▼
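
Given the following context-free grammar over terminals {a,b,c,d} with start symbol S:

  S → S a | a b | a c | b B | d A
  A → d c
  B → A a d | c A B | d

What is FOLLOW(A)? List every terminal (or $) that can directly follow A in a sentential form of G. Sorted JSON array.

FIRST iteration:
pass 1:
  A via A→d c: +{d}
  B via B→A a d: +{d}
  B via B→c A B: +{c}
  S via S→a b: +{a}
  S via S→b B: +{b}
  S via S→d A: +{d}
  FIRST(S)={a,b,d}  FIRST(A)={d}  FIRST(B)={c,d}
pass 2: (stable)
  FIRST(S)={a,b,d}  FIRST(A)={d}  FIRST(B)={c,d}

FOLLOW sets:
FOLLOW(S) := {$}
round 1:
  B→A a d: FOLLOW(A) ⊇ FIRST(a) = {a}; new: +{a}
  B→c A B: FOLLOW(A) ⊇ FIRST(B) = {c,d}; new: +{c,d}
  S→S a: FOLLOW(S) ⊇ FIRST(a) = {a}; new: +{a}
  S→b B: FOLLOW(B) ⊇ FOLLOW(S) ⊇ {$,a}; new: +{$,a}
  S→d A: FOLLOW(A) ⊇ FOLLOW(S) ⊇ {$,a}; new: +{$}
  FOLLOW[S]={$,a}  FOLLOW[A]={$,a,c,d}  FOLLOW[B]={$,a}
round 2: (no change)
  FOLLOW[S]={$,a}  FOLLOW[A]={$,a,c,d}  FOLLOW[B]={$,a}

FOLLOW(A) = ["$", "a", "c", "d"]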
▲
*WORK ORDER*
Lines from the one containing "B → A a d | c A B | d" to the end of the data are to be printed exactly, including the first and last.

*ANSWER TO THIS EXERCISE*
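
  B → A a d | c A B | d

What is FOLLOW(A)? List every terminal (or $) that can directly follow A in a sentential form of G. Sorted JSON array.

FIRST iteration:
pass 1:
  A via A→d c: +{d}
  B via B→A a d: +{d}
  B via B→c A B: +{c}
  S via S→a b: +{a}
  S via S→b B: +{b}
  S via S→d A: +{d}
  FIRST(S)={a,b,d}  FIRST(A)={d}  FIRST(B)={c,d}
pass 2: (stable)
  FIRST(S)={a,b,d}  FIRST(A)={d}  FIRST(B)={c,d}

FOLLOW sets:
FOLLOW(S) := {$}
round 1:
  B→A a d: FOLLOW(A) ⊇ FIRST(a) = {a}; new: +{a}
  B→c A B: FOLLOW(A) ⊇ FIRST(B) = {c,d}; new: +{c,d}
  S→S a: FOLLOW(S) ⊇ FIRST(a) = {a}; new: +{a}
  S→b B: FOLLOW(B) ⊇ FOLLOW(S) ⊇ {$,a}; new: +{$,a}
  S→d A: FOLLOW(A) ⊇ FOLLOW(S) ⊇ {$,a}; new: +{$}
  FOLLOW[S]={$,a}  FOLLOW[A]={$,a,c,d}  FOLLOW[B]={$,a}
round 2: (no change)
  FOLLOW[S]={$,a}  FOLLOW[A]={$,a,c,d}  FOLLOW[B]={$,a}

FOLLOW(A) = ["$", "a", "c", "d"]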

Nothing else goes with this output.